- WORK ITEM: Please return only the lines from the one holding "clear(C), clear(E), handempty" through the one holding "stack 2: F <", exactly as they appear in the records below, both ends included.
********************
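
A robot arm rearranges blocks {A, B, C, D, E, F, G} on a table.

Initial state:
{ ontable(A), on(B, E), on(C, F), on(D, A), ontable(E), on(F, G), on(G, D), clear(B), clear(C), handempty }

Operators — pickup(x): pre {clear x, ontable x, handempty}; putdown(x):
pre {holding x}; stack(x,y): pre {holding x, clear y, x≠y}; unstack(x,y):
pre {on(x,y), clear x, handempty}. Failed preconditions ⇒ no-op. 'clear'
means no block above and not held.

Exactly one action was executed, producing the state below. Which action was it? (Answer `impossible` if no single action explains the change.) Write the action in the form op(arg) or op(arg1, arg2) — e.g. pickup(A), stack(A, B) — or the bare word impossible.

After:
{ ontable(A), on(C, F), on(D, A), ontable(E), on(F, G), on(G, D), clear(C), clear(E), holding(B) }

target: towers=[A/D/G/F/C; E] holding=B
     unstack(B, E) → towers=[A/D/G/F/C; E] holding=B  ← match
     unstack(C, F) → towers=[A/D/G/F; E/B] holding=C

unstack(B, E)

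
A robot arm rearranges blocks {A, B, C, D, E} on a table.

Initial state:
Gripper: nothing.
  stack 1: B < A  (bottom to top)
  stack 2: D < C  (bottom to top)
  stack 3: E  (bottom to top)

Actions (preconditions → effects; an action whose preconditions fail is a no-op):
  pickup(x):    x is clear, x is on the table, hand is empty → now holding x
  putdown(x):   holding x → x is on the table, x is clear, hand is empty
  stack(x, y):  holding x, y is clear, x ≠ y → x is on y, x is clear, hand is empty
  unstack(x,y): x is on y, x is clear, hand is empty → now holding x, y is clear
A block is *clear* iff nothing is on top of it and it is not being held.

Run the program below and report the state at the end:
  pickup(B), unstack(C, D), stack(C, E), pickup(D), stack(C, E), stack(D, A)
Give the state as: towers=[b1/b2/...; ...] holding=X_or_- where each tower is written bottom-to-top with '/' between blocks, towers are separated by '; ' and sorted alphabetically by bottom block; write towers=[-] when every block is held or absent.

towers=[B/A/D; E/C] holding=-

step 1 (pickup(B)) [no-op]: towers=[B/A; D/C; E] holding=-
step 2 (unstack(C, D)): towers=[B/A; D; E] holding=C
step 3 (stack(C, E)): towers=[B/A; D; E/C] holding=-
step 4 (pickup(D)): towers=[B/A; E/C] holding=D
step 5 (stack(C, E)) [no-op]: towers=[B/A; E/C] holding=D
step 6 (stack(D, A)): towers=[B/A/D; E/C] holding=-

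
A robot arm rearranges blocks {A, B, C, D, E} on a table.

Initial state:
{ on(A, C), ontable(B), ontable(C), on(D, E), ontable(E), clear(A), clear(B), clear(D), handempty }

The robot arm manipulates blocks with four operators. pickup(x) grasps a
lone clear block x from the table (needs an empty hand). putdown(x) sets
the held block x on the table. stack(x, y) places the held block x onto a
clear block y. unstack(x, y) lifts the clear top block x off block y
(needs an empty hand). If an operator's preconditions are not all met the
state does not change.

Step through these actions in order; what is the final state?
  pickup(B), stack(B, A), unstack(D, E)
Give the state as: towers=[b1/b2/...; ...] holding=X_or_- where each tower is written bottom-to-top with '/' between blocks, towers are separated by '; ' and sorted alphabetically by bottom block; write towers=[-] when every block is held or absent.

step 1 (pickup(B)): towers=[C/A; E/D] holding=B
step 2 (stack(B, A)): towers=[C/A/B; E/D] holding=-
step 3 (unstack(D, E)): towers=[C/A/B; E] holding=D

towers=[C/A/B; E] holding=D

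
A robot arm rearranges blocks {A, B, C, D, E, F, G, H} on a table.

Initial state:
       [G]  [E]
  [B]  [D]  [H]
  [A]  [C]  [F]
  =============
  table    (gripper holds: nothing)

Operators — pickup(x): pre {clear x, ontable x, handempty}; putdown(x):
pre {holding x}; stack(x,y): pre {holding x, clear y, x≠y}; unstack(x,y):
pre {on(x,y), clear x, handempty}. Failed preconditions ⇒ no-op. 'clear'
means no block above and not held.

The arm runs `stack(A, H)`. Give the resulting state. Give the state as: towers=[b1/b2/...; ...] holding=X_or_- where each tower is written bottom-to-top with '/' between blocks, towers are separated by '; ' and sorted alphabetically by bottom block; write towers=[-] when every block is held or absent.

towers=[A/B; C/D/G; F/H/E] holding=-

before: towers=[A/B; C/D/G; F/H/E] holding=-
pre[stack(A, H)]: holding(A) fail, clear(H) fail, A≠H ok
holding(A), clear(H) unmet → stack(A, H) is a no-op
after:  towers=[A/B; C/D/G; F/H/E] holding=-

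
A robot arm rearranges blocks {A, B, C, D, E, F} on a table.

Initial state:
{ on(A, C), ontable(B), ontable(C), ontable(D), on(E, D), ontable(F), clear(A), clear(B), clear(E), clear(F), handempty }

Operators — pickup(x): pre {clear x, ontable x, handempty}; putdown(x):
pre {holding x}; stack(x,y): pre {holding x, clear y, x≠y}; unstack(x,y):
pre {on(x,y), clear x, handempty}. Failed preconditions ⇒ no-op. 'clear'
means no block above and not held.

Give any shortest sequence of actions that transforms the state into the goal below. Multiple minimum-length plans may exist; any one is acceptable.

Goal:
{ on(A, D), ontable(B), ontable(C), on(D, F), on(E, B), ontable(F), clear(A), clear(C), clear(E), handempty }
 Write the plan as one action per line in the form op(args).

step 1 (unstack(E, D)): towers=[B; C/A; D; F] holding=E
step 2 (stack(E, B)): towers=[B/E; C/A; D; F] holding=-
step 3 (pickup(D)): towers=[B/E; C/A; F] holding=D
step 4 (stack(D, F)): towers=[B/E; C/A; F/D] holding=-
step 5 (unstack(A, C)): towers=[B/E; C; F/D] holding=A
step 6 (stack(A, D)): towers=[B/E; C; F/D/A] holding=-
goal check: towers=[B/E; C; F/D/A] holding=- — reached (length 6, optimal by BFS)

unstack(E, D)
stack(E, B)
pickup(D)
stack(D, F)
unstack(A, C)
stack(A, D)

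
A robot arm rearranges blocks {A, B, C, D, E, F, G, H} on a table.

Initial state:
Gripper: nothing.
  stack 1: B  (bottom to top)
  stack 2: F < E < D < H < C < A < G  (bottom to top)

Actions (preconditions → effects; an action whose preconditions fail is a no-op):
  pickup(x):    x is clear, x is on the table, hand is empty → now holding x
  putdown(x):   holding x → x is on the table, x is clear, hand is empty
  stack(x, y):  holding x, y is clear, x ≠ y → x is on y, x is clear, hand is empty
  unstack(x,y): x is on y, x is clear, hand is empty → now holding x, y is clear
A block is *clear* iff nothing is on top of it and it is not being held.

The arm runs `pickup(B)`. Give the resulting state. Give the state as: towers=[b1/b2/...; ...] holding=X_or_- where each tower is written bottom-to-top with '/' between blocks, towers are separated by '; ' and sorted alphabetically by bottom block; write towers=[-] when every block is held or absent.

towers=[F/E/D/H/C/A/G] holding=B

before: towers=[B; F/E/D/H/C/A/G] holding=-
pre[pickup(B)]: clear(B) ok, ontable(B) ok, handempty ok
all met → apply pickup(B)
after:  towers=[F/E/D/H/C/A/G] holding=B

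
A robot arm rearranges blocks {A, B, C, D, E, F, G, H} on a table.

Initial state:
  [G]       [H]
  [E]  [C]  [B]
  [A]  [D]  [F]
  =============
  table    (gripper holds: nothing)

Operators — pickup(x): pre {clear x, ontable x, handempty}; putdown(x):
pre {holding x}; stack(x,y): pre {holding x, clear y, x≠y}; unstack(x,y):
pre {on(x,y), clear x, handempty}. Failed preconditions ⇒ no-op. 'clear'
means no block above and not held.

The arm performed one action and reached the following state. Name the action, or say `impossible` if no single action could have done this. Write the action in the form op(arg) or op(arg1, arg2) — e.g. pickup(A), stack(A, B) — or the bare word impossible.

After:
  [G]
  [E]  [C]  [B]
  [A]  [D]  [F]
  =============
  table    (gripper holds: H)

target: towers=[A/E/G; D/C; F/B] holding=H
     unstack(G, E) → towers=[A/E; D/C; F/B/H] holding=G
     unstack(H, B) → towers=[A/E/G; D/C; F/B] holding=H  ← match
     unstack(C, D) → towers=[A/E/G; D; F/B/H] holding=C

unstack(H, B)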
********************
- EXERCISE RESPONSE:
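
{ on(A, D), ontable(B), ontable(C), on(D, F), on(E, B), ontable(F), clear(A), clear(C), clear(E), handempty }
 Write the plan as one action per line in the form op(args).

step 1 (unstack(E, D)): towers=[B; C/A; D; F] holding=E
step 2 (stack(E, B)): towers=[B/E; C/A; D; F] holding=-
step 3 (pickup(D)): towers=[B/E; C/A; F] holding=D
step 4 (stack(D, F)): towers=[B/E; C/A; F/D] holding=-
step 5 (unstack(A, C)): towers=[B/E; C; F/D] holding=A
step 6 (stack(A, D)): towers=[B/E; C; F/D/A] holding=-
goal check: towers=[B/E; C; F/D/A] holding=- — reached (length 6, optimal by BFS)

unstack(E, D)
stack(E, B)
pickup(D)
stack(D, F)
unstack(A, C)
stack(A, D)

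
A robot arm rearranges blocks {A, B, C, D, E, F, G, H} on a table.

Initial state:
Gripper: nothing.
  stack 1: B  (bottom to top)
  stack 2: F < E < D < H < C < A < G  (bottom to top)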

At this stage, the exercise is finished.